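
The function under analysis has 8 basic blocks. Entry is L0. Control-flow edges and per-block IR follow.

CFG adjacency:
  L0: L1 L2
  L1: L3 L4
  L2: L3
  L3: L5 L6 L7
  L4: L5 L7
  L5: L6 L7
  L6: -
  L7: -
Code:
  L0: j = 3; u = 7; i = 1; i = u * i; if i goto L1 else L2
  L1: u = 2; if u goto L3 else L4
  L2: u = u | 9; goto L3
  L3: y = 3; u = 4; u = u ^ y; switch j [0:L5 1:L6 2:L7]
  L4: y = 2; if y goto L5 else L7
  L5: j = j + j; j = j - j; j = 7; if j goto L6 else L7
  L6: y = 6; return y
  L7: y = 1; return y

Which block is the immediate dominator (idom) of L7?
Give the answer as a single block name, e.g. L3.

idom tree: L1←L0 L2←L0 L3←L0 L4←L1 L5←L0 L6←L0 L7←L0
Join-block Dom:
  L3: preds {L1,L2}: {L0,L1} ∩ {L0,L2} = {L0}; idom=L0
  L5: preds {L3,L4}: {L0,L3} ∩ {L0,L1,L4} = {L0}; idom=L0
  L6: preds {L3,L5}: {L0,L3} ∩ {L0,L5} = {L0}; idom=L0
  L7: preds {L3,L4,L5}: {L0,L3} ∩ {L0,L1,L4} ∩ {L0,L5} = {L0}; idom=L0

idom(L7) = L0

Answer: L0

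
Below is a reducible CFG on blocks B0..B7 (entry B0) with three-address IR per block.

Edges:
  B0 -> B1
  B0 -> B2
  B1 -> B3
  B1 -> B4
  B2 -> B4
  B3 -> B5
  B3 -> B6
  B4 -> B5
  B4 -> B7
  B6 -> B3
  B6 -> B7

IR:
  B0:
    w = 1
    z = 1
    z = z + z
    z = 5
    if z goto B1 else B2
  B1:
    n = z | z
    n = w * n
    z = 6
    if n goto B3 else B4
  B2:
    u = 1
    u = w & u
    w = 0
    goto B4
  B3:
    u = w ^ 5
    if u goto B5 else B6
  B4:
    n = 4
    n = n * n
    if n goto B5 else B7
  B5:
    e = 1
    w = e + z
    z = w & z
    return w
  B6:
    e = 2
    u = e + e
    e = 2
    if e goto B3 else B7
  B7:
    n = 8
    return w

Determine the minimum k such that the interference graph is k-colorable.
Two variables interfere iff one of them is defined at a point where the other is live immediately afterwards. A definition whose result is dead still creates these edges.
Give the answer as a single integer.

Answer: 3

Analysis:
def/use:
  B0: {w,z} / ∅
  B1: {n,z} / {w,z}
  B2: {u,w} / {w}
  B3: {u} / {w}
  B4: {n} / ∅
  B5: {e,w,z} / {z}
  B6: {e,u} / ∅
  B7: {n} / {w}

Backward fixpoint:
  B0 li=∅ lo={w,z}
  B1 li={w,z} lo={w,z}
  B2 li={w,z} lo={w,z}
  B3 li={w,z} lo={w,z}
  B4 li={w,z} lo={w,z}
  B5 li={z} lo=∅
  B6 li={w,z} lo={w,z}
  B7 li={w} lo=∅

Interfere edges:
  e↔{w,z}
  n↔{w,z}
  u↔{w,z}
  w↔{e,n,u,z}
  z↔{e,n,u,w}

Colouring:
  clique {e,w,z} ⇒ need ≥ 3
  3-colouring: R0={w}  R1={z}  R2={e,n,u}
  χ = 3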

****************

> _To do_
Reproduce, please, the lines of the material from its first line down to the line containing "L4: y = 2; if y goto L5 else L7", keeping both ends and nothing beyond them.

> _Expected answer_
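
The function under analysis has 8 basic blocks. Entry is L0. Control-flow edges and per-block IR follow.

CFG adjacency:
  L0: L1 L2
  L1: L3 L4
  L2: L3
  L3: L5 L6 L7
  L4: L5 L7
  L5: L6 L7
  L6: -
  L7: -
Code:
  L0: j = 3; u = 7; i = 1; i = u * i; if i goto L1 else L2
  L1: u = 2; if u goto L3 else L4
  L2: u = u | 9; goto L3
  L3: y = 3; u = 4; u = u ^ y; switch j [0:L5 1:L6 2:L7]
  L4: y = 2; if y goto L5 else L7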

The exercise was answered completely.